Write the data out again, word for word.

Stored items
======

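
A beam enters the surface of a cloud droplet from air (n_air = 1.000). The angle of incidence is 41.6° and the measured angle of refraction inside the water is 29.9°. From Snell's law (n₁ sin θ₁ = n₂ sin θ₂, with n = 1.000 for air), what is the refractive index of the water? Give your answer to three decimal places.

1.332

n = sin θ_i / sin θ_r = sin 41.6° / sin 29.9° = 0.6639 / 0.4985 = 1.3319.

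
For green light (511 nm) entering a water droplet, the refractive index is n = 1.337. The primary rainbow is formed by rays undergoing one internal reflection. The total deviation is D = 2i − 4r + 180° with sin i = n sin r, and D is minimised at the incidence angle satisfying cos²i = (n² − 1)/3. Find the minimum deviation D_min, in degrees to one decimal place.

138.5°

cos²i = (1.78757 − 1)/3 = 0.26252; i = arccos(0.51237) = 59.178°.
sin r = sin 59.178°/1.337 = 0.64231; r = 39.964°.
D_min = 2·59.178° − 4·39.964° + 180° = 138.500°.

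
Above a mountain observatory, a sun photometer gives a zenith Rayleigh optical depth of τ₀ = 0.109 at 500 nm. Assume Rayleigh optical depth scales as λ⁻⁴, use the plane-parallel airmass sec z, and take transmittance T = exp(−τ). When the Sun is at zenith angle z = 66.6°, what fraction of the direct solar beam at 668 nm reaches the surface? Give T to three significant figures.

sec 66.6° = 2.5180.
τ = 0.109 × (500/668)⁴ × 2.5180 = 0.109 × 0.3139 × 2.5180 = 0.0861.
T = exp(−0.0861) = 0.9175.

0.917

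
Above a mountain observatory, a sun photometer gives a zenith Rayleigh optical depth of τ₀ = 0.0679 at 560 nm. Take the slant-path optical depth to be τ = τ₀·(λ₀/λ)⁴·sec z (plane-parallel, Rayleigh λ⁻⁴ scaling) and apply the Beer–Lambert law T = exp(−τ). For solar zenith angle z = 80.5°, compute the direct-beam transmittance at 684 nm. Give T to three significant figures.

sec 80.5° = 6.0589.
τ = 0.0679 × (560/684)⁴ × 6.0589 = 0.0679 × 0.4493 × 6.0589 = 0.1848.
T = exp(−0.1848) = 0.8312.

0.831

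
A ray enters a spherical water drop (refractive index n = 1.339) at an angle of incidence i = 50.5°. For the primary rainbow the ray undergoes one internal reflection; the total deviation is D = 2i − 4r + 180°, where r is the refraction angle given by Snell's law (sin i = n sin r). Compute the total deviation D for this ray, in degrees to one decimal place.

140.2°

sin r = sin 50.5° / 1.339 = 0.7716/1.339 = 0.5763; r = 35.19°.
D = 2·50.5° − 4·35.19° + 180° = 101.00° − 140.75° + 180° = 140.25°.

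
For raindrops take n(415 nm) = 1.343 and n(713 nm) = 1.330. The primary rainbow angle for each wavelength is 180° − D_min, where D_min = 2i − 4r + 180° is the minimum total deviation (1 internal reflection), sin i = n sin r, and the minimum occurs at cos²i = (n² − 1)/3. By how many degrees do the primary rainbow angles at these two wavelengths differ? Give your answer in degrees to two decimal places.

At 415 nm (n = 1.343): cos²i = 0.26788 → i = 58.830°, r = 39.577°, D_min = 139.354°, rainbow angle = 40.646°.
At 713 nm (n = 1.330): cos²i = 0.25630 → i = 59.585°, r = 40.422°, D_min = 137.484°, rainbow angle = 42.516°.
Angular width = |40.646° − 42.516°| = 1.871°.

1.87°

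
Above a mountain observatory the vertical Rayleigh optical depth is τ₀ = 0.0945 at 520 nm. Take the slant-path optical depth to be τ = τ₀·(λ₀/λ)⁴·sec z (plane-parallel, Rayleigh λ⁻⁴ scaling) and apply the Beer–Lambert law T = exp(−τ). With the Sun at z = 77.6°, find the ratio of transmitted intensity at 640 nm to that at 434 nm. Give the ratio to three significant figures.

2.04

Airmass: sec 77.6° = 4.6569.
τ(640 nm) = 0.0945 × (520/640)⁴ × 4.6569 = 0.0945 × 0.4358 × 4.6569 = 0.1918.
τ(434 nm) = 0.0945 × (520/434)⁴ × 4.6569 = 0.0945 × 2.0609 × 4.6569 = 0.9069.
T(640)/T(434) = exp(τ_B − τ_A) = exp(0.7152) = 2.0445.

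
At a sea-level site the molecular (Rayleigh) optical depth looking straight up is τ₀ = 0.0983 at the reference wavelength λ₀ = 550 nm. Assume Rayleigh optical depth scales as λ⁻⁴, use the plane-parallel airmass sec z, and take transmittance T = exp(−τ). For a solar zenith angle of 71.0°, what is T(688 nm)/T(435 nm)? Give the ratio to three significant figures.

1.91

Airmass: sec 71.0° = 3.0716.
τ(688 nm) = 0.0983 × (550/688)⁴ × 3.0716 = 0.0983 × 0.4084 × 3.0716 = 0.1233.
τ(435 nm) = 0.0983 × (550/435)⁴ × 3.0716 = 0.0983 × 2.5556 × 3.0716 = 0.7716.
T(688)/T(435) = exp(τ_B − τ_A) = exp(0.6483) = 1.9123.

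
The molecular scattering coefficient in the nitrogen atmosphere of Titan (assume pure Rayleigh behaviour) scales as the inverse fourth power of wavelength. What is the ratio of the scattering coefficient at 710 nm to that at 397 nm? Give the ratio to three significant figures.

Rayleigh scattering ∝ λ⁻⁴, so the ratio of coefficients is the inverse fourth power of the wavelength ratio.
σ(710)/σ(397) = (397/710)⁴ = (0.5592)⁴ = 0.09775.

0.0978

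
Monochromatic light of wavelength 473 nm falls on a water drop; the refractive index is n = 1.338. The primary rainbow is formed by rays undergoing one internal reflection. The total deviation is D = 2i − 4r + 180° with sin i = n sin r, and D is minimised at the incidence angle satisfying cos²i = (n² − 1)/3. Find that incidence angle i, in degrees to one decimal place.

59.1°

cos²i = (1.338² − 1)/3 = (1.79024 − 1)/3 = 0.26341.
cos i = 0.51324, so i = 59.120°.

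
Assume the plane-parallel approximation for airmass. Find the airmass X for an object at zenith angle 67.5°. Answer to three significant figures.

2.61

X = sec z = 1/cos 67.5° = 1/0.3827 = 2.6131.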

======

#### Task response
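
A beam enters the surface of a cloud droplet from air (n_air = 1.000). The angle of incidence is 41.6° and the measured angle of refraction inside the water is 29.9°. From Snell's law (n₁ sin θ₁ = n₂ sin θ₂, with n = 1.000 for air), what is the refractive index of the water? Give your answer to three decimal places.

1.332

n = sin θ_i / sin θ_r = sin 41.6° / sin 29.9° = 0.6639 / 0.4985 = 1.3319.

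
For green light (511 nm) entering a water droplet, the refractive index is n = 1.337. The primary rainbow is formed by rays undergoing one internal reflection. The total deviation is D = 2i − 4r + 180° with sin i = n sin r, and D is minimised at the incidence angle satisfying cos²i = (n² − 1)/3. Find the minimum deviation D_min, in degrees to one decimal place.

138.5°

cos²i = (1.78757 − 1)/3 = 0.26252; i = arccos(0.51237) = 59.178°.
sin r = sin 59.178°/1.337 = 0.64231; r = 39.964°.
D_min = 2·59.178° − 4·39.964° + 180° = 138.500°.

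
Above a mountain observatory, a sun photometer gives a zenith Rayleigh optical depth of τ₀ = 0.109 at 500 nm. Assume Rayleigh optical depth scales as λ⁻⁴, use the plane-parallel airmass sec z, and take transmittance T = exp(−τ). When the Sun is at zenith angle z = 66.6°, what fraction of the direct solar beam at 668 nm reaches the surface? Give T to three significant figures.

sec 66.6° = 2.5180.
τ = 0.109 × (500/668)⁴ × 2.5180 = 0.109 × 0.3139 × 2.5180 = 0.0861.
T = exp(−0.0861) = 0.9175.

0.917

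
Above a mountain observatory, a sun photometer gives a zenith Rayleigh optical depth of τ₀ = 0.0679 at 560 nm. Take the slant-path optical depth to be τ = τ₀·(λ₀/λ)⁴·sec z (plane-parallel, Rayleigh λ⁻⁴ scaling) and apply the Beer–Lambert law T = exp(−τ). For solar zenith angle z = 80.5°, compute the direct-beam transmittance at 684 nm. Give T to three significant figures.

sec 80.5° = 6.0589.
τ = 0.0679 × (560/684)⁴ × 6.0589 = 0.0679 × 0.4493 × 6.0589 = 0.1848.
T = exp(−0.1848) = 0.8312.

0.831

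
A ray enters a spherical water drop (refractive index n = 1.339) at an angle of incidence i = 50.5°. For the primary rainbow the ray undergoes one internal reflection; the total deviation is D = 2i − 4r + 180°, where r is the refraction angle given by Snell's law (sin i = n sin r). Compute the total deviation D for this ray, in degrees to one decimal place.

140.2°

sin r = sin 50.5° / 1.339 = 0.7716/1.339 = 0.5763; r = 35.19°.
D = 2·50.5° − 4·35.19° + 180° = 101.00° − 140.75° + 180° = 140.25°.

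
For raindrops take n(415 nm) = 1.343 and n(713 nm) = 1.330. The primary rainbow angle for each wavelength is 180° − D_min, where D_min = 2i − 4r + 180° is the minimum total deviation (1 internal reflection), sin i = n sin r, and the minimum occurs at cos²i = (n² − 1)/3. By how many degrees do the primary rainbow angles at these two wavelengths differ? Give your answer in degrees to two decimal places.

At 415 nm (n = 1.343): cos²i = 0.26788 → i = 58.830°, r = 39.577°, D_min = 139.354°, rainbow angle = 40.646°.
At 713 nm (n = 1.330): cos²i = 0.25630 → i = 59.585°, r = 40.422°, D_min = 137.484°, rainbow angle = 42.516°.
Angular width = |40.646° − 42.516°| = 1.871°.

1.87°

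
Above a mountain observatory the vertical Rayleigh optical depth is τ₀ = 0.0945 at 520 nm. Take the slant-path optical depth to be τ = τ₀·(λ₀/λ)⁴·sec z (plane-parallel, Rayleigh λ⁻⁴ scaling) and apply the Beer–Lambert law T = exp(−τ). With the Sun at z = 77.6°, find the ratio of transmitted intensity at 640 nm to that at 434 nm. Give the ratio to three significant figures.

2.04

Airmass: sec 77.6° = 4.6569.
τ(640 nm) = 0.0945 × (520/640)⁴ × 4.6569 = 0.0945 × 0.4358 × 4.6569 = 0.1918.
τ(434 nm) = 0.0945 × (520/434)⁴ × 4.6569 = 0.0945 × 2.0609 × 4.6569 = 0.9069.
T(640)/T(434) = exp(τ_B − τ_A) = exp(0.7152) = 2.0445.

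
At a sea-level site the molecular (Rayleigh) optical depth looking straight up is τ₀ = 0.0983 at the reference wavelength λ₀ = 550 nm. Assume Rayleigh optical depth scales as λ⁻⁴, use the plane-parallel airmass sec z, and take transmittance T = exp(−τ). For a solar zenith angle of 71.0°, what is T(688 nm)/T(435 nm)? Give the ratio to three significant figures.

1.91

Airmass: sec 71.0° = 3.0716.
τ(688 nm) = 0.0983 × (550/688)⁴ × 3.0716 = 0.0983 × 0.4084 × 3.0716 = 0.1233.
τ(435 nm) = 0.0983 × (550/435)⁴ × 3.0716 = 0.0983 × 2.5556 × 3.0716 = 0.7716.
T(688)/T(435) = exp(τ_B − τ_A) = exp(0.6483) = 1.9123.

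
The molecular scattering coefficient in the nitrogen atmosphere of Titan (assume pure Rayleigh behaviour) scales as the inverse fourth power of wavelength. What is the ratio of the scattering coefficient at 710 nm to that at 397 nm? Give the ratio to three significant figures.

Rayleigh scattering ∝ λ⁻⁴, so the ratio of coefficients is the inverse fourth power of the wavelength ratio.
σ(710)/σ(397) = (397/710)⁴ = (0.5592)⁴ = 0.09775.

0.0978

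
Monochromatic light of wavelength 473 nm falls on a water drop; the refractive index is n = 1.338. The primary rainbow is formed by rays undergoing one internal reflection. The total deviation is D = 2i − 4r + 180° with sin i = n sin r, and D is minimised at the incidence angle satisfying cos²i = (n² − 1)/3. Find that incidence angle i, in degrees to one decimal place.

59.1°

cos²i = (1.338² − 1)/3 = (1.79024 − 1)/3 = 0.26341.
cos i = 0.51324, so i = 59.120°.

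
Assume the plane-parallel approximation for airmass. Find the airmass X for an object at zenith angle 67.5°. Answer to three significant figures.

2.61

X = sec z = 1/cos 67.5° = 1/0.3827 = 2.6131.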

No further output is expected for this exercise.